Could you set down every entry exactly as it appears?

(Data under study)

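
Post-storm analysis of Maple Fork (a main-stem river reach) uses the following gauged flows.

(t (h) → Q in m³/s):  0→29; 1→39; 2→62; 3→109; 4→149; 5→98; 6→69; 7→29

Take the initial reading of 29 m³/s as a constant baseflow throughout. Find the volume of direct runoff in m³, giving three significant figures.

V ≈ 1.27 × 10^6 m³

Direct-runoff ordinates (Q − Q_b): 0.0, 10.0, 33.0, 80.0, 120.0, 69.0, 40.0, 0.0 m³/s.
ΣQ_DR = 352.0 m³/s.
With Δt = 1 h = 3600 s, V = ΣQ_DR · Δt = 352.0 × 3600 = 1.27 × 10^6 m³.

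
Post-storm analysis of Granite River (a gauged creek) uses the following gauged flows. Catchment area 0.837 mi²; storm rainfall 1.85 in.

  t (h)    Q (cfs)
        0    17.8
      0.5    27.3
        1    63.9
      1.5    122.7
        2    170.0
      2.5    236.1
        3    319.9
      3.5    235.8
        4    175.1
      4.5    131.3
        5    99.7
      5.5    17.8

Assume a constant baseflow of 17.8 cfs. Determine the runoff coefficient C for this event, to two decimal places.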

(End Data under study)

• Exercise answer:
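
Post-storm analysis of Maple Fork (a main-stem river reach) uses the following gauged flows.

(t (h) → Q in m³/s):  0→29; 1→39; 2→62; 3→109; 4→149; 5→98; 6→69; 7→29

Take the initial reading of 29 m³/s as a constant baseflow throughout. Find the volume of direct runoff in m³, giving three significant figures.

V ≈ 1.27 × 10^6 m³

Direct-runoff ordinates (Q − Q_b): 0.0, 10.0, 33.0, 80.0, 120.0, 69.0, 40.0, 0.0 m³/s.
ΣQ_DR = 352.0 m³/s.
With Δt = 1 h = 3600 s, V = ΣQ_DR · Δt = 352.0 × 3600 = 1.27 × 10^6 m³.

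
Post-storm analysis of Granite River (a gauged creek) uses the following gauged flows. Catchment area 0.837 mi²; storm rainfall 1.85 in.

  t (h)    Q (cfs)
        0    17.8
      0.5    27.3
        1    63.9
      1.5    122.7
        2    170.0
      2.5    236.1
        3    319.9
      3.5    235.8
        4    175.1
      4.5    131.3
        5    99.7
      5.5    17.8

Assume a constant baseflow of 17.8 cfs. Determine the runoff coefficient C for this event, to two decimal places.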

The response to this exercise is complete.